ASSIGNMENT:
Range to output from the entries below: the line containing "A rooted tree on" through the line containing "parent(q) = b". Set it down exactly, ends included, nothing else.

SUPPLIED MATERIAL:
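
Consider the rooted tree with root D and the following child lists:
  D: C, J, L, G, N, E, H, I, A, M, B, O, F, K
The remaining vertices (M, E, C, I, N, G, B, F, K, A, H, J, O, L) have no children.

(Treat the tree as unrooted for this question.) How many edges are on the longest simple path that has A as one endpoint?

2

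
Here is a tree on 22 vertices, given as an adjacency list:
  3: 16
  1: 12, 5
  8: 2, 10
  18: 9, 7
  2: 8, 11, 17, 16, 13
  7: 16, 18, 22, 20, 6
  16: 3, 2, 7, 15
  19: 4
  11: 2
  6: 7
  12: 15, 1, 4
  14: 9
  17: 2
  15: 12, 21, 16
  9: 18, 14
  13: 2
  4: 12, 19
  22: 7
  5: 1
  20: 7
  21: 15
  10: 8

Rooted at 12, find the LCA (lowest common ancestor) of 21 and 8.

15

Ancestors of 21 (toward the root): 21, 15, 12.
Ancestors of 8: 8, 2, 16, 15, 12.
The deepest node appearing in both lists is 15.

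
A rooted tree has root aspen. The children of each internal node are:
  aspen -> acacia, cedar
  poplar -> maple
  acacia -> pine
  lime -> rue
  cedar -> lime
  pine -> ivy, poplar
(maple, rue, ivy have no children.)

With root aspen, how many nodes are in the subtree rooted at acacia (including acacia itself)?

5

acacia's subtree: {acacia, pine, poplar, ivy, maple}, size 5.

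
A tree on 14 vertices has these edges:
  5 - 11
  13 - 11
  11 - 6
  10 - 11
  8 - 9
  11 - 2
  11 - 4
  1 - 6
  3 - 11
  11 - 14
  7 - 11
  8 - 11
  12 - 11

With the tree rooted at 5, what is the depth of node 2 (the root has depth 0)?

2

Climbing from 2 to the root: 2 – 11 – 5. That's 2 steps.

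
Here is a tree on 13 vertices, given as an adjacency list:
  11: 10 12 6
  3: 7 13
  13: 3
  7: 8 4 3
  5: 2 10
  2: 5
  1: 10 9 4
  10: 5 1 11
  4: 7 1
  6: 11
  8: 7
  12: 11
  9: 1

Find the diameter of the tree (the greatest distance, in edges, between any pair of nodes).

7

A longest path is 13 - 3 - 7 - 4 - 1 - 10 - 11 - 6, with 7 edges.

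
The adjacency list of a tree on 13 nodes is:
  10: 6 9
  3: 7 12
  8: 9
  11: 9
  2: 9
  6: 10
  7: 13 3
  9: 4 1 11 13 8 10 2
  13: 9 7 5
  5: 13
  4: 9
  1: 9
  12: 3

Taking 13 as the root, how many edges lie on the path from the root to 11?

13 → 9 → 11 — 2 edges.

2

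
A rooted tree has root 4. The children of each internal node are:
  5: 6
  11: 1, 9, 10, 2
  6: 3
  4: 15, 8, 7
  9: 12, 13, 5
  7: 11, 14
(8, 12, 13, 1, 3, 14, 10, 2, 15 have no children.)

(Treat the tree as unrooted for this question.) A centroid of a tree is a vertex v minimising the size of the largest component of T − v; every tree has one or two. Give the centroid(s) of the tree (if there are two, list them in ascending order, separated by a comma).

Delete 11: the remaining components have sizes 6, 5, 1, 1, 1. Max 6 ≤ 7, so 11 is a centroid.
No neighbour of 11 does as well, so 11 is the unique centroid.

11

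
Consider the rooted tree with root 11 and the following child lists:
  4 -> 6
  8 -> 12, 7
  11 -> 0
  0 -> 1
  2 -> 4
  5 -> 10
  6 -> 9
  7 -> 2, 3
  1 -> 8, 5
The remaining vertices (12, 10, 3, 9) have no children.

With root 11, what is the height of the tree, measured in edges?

8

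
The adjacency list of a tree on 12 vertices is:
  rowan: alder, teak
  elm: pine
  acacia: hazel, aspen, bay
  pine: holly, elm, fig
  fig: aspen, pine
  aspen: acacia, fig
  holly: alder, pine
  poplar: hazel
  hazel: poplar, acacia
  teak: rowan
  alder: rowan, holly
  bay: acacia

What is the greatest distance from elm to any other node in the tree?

The node farthest from elm is poplar, via elm – pine – fig – aspen – acacia – hazel – poplar — 6 edges.

6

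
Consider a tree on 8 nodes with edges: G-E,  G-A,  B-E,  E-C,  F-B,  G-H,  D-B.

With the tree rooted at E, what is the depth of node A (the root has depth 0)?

Climbing from A to the root: A – G – E. That's 2 steps.

2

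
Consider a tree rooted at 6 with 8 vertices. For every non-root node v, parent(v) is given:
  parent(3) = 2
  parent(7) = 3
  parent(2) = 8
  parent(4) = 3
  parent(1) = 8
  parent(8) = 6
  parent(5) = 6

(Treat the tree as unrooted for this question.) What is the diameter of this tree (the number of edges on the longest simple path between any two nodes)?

A longest path is 5 – 6 – 8 – 2 – 3 – 4, with 5 edges.

5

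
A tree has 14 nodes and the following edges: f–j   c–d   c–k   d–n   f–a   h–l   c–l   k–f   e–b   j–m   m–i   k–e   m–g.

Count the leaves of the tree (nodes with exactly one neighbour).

6

The leaves are a, b, g, h, i, n.
That is 6 leaves.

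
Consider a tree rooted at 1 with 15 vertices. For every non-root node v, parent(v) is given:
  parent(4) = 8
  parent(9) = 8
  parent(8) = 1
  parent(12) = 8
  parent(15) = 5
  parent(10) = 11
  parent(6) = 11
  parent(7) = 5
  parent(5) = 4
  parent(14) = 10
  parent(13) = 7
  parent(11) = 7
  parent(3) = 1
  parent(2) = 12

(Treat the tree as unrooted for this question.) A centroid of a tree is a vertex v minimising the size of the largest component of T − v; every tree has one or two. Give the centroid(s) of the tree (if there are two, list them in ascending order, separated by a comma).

Removing 5 splits the tree into components of sizes 7, 6, 1; the largest is 7 ≤ ⌊15/2⌋ = 7.
No neighbour of 5 does as well, so 5 is the unique centroid.

5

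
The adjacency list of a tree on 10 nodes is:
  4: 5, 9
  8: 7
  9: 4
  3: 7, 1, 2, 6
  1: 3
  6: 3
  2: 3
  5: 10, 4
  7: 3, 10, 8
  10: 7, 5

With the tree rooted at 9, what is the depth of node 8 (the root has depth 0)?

Climbing from 8 to the root: 8–7–10–5–4–9. That's 5 steps.

5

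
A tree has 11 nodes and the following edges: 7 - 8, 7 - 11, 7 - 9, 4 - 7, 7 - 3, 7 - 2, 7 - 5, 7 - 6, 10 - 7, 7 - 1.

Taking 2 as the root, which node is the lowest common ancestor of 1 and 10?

7

1's ancestor chain is 1, 7, 2 and 10's is 10, 7, 2; they first meet at 7.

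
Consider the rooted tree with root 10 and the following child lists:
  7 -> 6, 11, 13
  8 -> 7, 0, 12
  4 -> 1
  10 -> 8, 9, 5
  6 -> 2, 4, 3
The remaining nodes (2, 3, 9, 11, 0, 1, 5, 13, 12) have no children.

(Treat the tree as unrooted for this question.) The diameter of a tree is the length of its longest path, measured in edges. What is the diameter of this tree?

6

A longest path is 1-4-6-7-8-10-5, with 6 edges.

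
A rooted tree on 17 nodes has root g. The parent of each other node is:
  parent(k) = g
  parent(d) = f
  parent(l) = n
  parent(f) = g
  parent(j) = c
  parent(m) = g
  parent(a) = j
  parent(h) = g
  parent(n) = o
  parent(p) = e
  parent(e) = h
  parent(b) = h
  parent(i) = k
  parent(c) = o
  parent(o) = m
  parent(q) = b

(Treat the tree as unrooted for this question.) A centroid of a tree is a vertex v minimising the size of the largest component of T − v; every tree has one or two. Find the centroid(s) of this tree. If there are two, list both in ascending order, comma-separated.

g

Removing g splits the tree into components of sizes 7, 5, 2, 2; the largest is 7 ≤ ⌊17/2⌋ = 8.
Every other node leaves some component of size > 8, so the centroid is unique.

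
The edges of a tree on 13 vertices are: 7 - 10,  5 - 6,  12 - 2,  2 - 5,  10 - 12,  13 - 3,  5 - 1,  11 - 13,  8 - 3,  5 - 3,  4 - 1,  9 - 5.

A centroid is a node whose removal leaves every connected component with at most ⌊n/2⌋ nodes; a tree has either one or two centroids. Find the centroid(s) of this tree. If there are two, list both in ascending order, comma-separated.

5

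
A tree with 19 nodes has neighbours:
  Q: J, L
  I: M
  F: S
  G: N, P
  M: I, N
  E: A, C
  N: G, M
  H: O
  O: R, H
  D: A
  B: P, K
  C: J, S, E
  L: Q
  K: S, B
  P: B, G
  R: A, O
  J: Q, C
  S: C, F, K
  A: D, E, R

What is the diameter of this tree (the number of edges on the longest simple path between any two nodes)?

13

Starting from I, a farthest node is H at distance 13.
One longest path: I-M-N-G-P-B-K-S-C-E-A-R-O-H.
So the diameter is 13.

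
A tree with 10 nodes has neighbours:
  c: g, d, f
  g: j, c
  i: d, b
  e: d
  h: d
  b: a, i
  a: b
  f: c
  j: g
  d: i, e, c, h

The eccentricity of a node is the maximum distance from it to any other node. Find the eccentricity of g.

5

Distances from g peak at 5, attained at a.
g-c-d-i-b-a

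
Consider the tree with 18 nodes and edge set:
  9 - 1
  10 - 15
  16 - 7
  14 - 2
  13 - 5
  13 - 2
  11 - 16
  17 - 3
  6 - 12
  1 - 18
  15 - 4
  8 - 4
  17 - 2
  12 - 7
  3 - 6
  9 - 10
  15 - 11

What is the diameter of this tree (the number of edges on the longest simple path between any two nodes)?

14

BFS from 18 reaches 5 last, at distance 14; BFS from 5 confirms no node is farther.
Path: 18-1-9-10-15-11-16-7-12-6-3-17-2-13-5.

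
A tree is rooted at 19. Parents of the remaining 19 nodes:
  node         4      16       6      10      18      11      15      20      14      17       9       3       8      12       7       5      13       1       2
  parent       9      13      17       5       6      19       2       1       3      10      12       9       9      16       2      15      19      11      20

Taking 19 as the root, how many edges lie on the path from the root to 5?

6

Climbing from 5 to the root: 5–15–2–20–1–11–19. That's 6 steps.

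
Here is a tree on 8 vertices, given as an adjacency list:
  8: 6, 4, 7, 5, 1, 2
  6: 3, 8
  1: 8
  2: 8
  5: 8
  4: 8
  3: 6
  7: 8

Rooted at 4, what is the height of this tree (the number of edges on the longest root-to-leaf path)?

3 sits deepest: 4-8-6-3 — 3 edges from the root.

3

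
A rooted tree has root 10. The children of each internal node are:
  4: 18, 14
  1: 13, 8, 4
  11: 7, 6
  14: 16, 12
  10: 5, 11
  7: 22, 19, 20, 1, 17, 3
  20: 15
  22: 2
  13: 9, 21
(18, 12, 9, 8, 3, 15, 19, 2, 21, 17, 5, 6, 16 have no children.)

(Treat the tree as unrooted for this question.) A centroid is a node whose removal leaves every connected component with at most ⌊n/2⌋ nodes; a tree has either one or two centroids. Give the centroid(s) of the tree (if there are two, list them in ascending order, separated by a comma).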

EXERCISE SOLUTION:
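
A rooted tree on 17 nodes has root g. The parent of each other node is:
  parent(k) = g
  parent(d) = f
  parent(l) = n
  parent(f) = g
  parent(j) = c
  parent(m) = g
  parent(a) = j
  parent(h) = g
  parent(n) = o
  parent(p) = e
  parent(e) = h
  parent(b) = h
  parent(i) = k
  parent(c) = o
  parent(o) = m
  parent(q) = b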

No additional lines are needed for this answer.